#### [Task goal]
Read the records and write them out again exactly.

#### [Information shown]
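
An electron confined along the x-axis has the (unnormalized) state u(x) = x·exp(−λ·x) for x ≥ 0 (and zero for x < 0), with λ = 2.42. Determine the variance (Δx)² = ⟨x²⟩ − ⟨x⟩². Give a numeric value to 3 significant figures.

0.128

Compute ⟨x⟩ and ⟨x²⟩ separately, then (Δx)² = ⟨x²⟩ − ⟨x⟩².
Every integrand reduces to terms xʲ·e^(−2λx) on [0, ∞); use ∫₀^∞ xʲ·e^(−2λx) dx = j!/(2λ)^(j+1).
Normalization: ∫|u|² dx = 0.017640.
⟨x⟩ = 0.61983 and ⟨x²⟩ = 0.51226.
(Δx)² = 0.51226 − (0.61983)² = 0.12807.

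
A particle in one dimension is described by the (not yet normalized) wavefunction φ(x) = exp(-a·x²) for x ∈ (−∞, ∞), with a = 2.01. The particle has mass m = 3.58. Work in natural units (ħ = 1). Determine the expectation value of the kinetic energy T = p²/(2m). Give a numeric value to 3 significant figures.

0.281

T = −(ħ²/2m) d²/dx², so ⟨T⟩ = −(ħ²/2m) ∫ φ*·φ'' dx / ∫|φ|² dx; with m = 3.58.
Gaussian moments: ∫x^(2j)·e^(−2ax²) dx = (2j−1)!!/(4a)^j · √(π/(2a)), odd powers integrate to 0; here √(π/(2a)) = 0.88402. Derivatives: d/dx e^(−ax²) = −2ax·e^(−ax²), d²/dx² e^(−ax²) = (4a²x² − 2a)·e^(−ax²).
State is unnormalized: ∫|φ|² dx = 0.88402, and ∫φ*·(−ħ²/2m · φ'') dx = 0.24817, so ⟨T⟩ = 0.24817 / 0.88402.
⟨T⟩ = 0.28073.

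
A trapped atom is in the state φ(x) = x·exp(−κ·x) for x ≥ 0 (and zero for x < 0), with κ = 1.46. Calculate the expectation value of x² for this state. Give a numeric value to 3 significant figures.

⟨x²⟩ = ∫ x²·|φ|² dx / ∫|φ|² dx (integrals over the domain).
Every integrand reduces to terms xʲ·e^(−2κx) on [0, ∞); use ∫₀^∞ xʲ·e^(−2κx) dx = j!/(2κ)^(j+1).
State is unnormalized: ∫|φ|² dx = 0.080331, and ∫φ*·x²·φ dx = 0.11306, so ⟨x²⟩ = 0.11306 / 0.080331.
⟨x²⟩ = 1.4074.

1.41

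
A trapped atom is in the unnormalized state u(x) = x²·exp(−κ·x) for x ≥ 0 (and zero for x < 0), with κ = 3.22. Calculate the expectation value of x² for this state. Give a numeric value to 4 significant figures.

⟨x²⟩ = ∫ x²·|u|² dx / ∫|u|² dx (integrals over the domain).
Every integrand reduces to terms xʲ·e^(−2κx) on [0, ∞); use ∫₀^∞ xʲ·e^(−2κx) dx = j!/(2κ)^(j+1).
State is unnormalized: ∫|u|² dx = 0.0021666, and ∫u*·x²·u dx = 0.0015672, so ⟨x²⟩ = 0.0015672 / 0.0021666.
⟨x²⟩ = 0.72335.

0.7234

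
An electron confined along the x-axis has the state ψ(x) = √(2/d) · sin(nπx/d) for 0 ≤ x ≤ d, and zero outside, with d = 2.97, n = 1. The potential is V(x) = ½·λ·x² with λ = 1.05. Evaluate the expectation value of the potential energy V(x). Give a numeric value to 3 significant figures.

1.31

⟨V⟩ = ∫ V(x)·|ψ|² dx.
With sin²θ = (1 − cos2θ)/2 on 0 ≤ x ≤ d: ∫sin²(nπx/d) dx = d/2, ∫x·sin²(nπx/d) dx = d²/4, ∫x²·sin²(nπx/d) dx = d³·(1/6 − 1/(4n²π²)); higher powers xᵏ the same way, integrating xᵏ·cos(2nπx/d) by parts.
⟨V⟩ = 1.3090.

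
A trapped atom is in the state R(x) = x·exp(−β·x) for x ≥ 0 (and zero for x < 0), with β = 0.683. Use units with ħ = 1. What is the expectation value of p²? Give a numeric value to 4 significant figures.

p² R = −ħ² d²R/dx²; ⟨p²⟩ = −ħ² ∫ R*·R'' dx / ∫|R|² dx.
Differentiate x·exp(−β·x) with the product rule; every integrand then reduces to terms xʲ·e^(−2βx) on [0, ∞), with ∫₀^∞ xʲ·e^(−2βx) dx = j!/(2β)^(j+1).
State is unnormalized: ∫|R|² dx = 0.78465, and ∫R*·(−ħ² R'') dx = 0.36603, so ⟨p²⟩ = 0.36603 / 0.78465.
⟨p²⟩ = 0.46649.

0.4665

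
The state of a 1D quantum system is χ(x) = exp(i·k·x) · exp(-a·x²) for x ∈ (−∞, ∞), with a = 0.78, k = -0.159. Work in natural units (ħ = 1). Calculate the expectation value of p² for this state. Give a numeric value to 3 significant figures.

0.805

p² χ = −ħ² d²χ/dx²; ⟨p²⟩ = −ħ² ∫ χ*·χ'' dx / ∫|χ|² dx.
Gaussian moments: ∫x^(2j)·e^(−2ax²) dx = (2j−1)!!/(4a)^j · √(π/(2a)), odd powers integrate to 0; here √(π/(2a)) = 1.4191. Derivatives: χ′ = (ik − 2ax)·χ, χ″ = ((ik − 2ax)² − 2a)·χ; the odd-in-x pieces drop out.
State is unnormalized: ∫|χ|² dx = 1.4191, and ∫χ*·(−ħ² χ'') dx = 1.1428, so ⟨p²⟩ = 1.1428 / 1.4191.
⟨p²⟩ = 0.80528.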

#### [Reply]
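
An electron confined along the x-axis has the (unnormalized) state u(x) = x·exp(−λ·x) for x ≥ 0 (and zero for x < 0), with λ = 2.42. Determine the variance (Δx)² = ⟨x²⟩ − ⟨x⟩². Give a numeric value to 3 significant figures.

0.128

Compute ⟨x⟩ and ⟨x²⟩ separately, then (Δx)² = ⟨x²⟩ − ⟨x⟩².
Every integrand reduces to terms xʲ·e^(−2λx) on [0, ∞); use ∫₀^∞ xʲ·e^(−2λx) dx = j!/(2λ)^(j+1).
Normalization: ∫|u|² dx = 0.017640.
⟨x⟩ = 0.61983 and ⟨x²⟩ = 0.51226.
(Δx)² = 0.51226 − (0.61983)² = 0.12807.

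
A particle in one dimension is described by the (not yet normalized) wavefunction φ(x) = exp(-a·x²) for x ∈ (−∞, ∞), with a = 2.01. The particle has mass m = 3.58. Work in natural units (ħ = 1). Determine the expectation value of the kinetic energy T = p²/(2m). Give a numeric value to 3 significant figures.

0.281

T = −(ħ²/2m) d²/dx², so ⟨T⟩ = −(ħ²/2m) ∫ φ*·φ'' dx / ∫|φ|² dx; with m = 3.58.
Gaussian moments: ∫x^(2j)·e^(−2ax²) dx = (2j−1)!!/(4a)^j · √(π/(2a)), odd powers integrate to 0; here √(π/(2a)) = 0.88402. Derivatives: d/dx e^(−ax²) = −2ax·e^(−ax²), d²/dx² e^(−ax²) = (4a²x² − 2a)·e^(−ax²).
State is unnormalized: ∫|φ|² dx = 0.88402, and ∫φ*·(−ħ²/2m · φ'') dx = 0.24817, so ⟨T⟩ = 0.24817 / 0.88402.
⟨T⟩ = 0.28073.

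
A trapped atom is in the state φ(x) = x·exp(−κ·x) for x ≥ 0 (and zero for x < 0), with κ = 1.46. Calculate the expectation value of x² for this state. Give a numeric value to 3 significant figures.

⟨x²⟩ = ∫ x²·|φ|² dx / ∫|φ|² dx (integrals over the domain).
Every integrand reduces to terms xʲ·e^(−2κx) on [0, ∞); use ∫₀^∞ xʲ·e^(−2κx) dx = j!/(2κ)^(j+1).
State is unnormalized: ∫|φ|² dx = 0.080331, and ∫φ*·x²·φ dx = 0.11306, so ⟨x²⟩ = 0.11306 / 0.080331.
⟨x²⟩ = 1.4074.

1.41

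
A trapped atom is in the unnormalized state u(x) = x²·exp(−κ·x) for x ≥ 0 (and zero for x < 0), with κ = 3.22. Calculate the expectation value of x² for this state. Give a numeric value to 4 significant figures.

⟨x²⟩ = ∫ x²·|u|² dx / ∫|u|² dx (integrals over the domain).
Every integrand reduces to terms xʲ·e^(−2κx) on [0, ∞); use ∫₀^∞ xʲ·e^(−2κx) dx = j!/(2κ)^(j+1).
State is unnormalized: ∫|u|² dx = 0.0021666, and ∫u*·x²·u dx = 0.0015672, so ⟨x²⟩ = 0.0015672 / 0.0021666.
⟨x²⟩ = 0.72335.

0.7234

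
An electron confined along the x-axis has the state ψ(x) = √(2/d) · sin(nπx/d) for 0 ≤ x ≤ d, and zero outside, with d = 2.97, n = 1. The potential is V(x) = ½·λ·x² with λ = 1.05. Evaluate the expectation value of the potential energy V(x). Give a numeric value to 3 significant figures.

1.31

⟨V⟩ = ∫ V(x)·|ψ|² dx.
With sin²θ = (1 − cos2θ)/2 on 0 ≤ x ≤ d: ∫sin²(nπx/d) dx = d/2, ∫x·sin²(nπx/d) dx = d²/4, ∫x²·sin²(nπx/d) dx = d³·(1/6 − 1/(4n²π²)); higher powers xᵏ the same way, integrating xᵏ·cos(2nπx/d) by parts.
⟨V⟩ = 1.3090.

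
A trapped atom is in the state R(x) = x·exp(−β·x) for x ≥ 0 (and zero for x < 0), with β = 0.683. Use units with ħ = 1. What is the expectation value of p²? Give a numeric value to 4 significant figures.

p² R = −ħ² d²R/dx²; ⟨p²⟩ = −ħ² ∫ R*·R'' dx / ∫|R|² dx.
Differentiate x·exp(−β·x) with the product rule; every integrand then reduces to terms xʲ·e^(−2βx) on [0, ∞), with ∫₀^∞ xʲ·e^(−2βx) dx = j!/(2β)^(j+1).
State is unnormalized: ∫|R|² dx = 0.78465, and ∫R*·(−ħ² R'') dx = 0.36603, so ⟨p²⟩ = 0.36603 / 0.78465.
⟨p²⟩ = 0.46649.

0.4665

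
The state of a 1D quantum system is χ(x) = exp(i·k·x) · exp(-a·x²) for x ∈ (−∞, ∞), with a = 0.78, k = -0.159. Work in natural units (ħ = 1). Calculate the expectation value of p² for this state. Give a numeric value to 3 significant figures.

0.805

p² χ = −ħ² d²χ/dx²; ⟨p²⟩ = −ħ² ∫ χ*·χ'' dx / ∫|χ|² dx.
Gaussian moments: ∫x^(2j)·e^(−2ax²) dx = (2j−1)!!/(4a)^j · √(π/(2a)), odd powers integrate to 0; here √(π/(2a)) = 1.4191. Derivatives: χ′ = (ik − 2ax)·χ, χ″ = ((ik − 2ax)² − 2a)·χ; the odd-in-x pieces drop out.
State is unnormalized: ∫|χ|² dx = 1.4191, and ∫χ*·(−ħ² χ'') dx = 1.1428, so ⟨p²⟩ = 1.1428 / 1.4191.
⟨p²⟩ = 0.80528.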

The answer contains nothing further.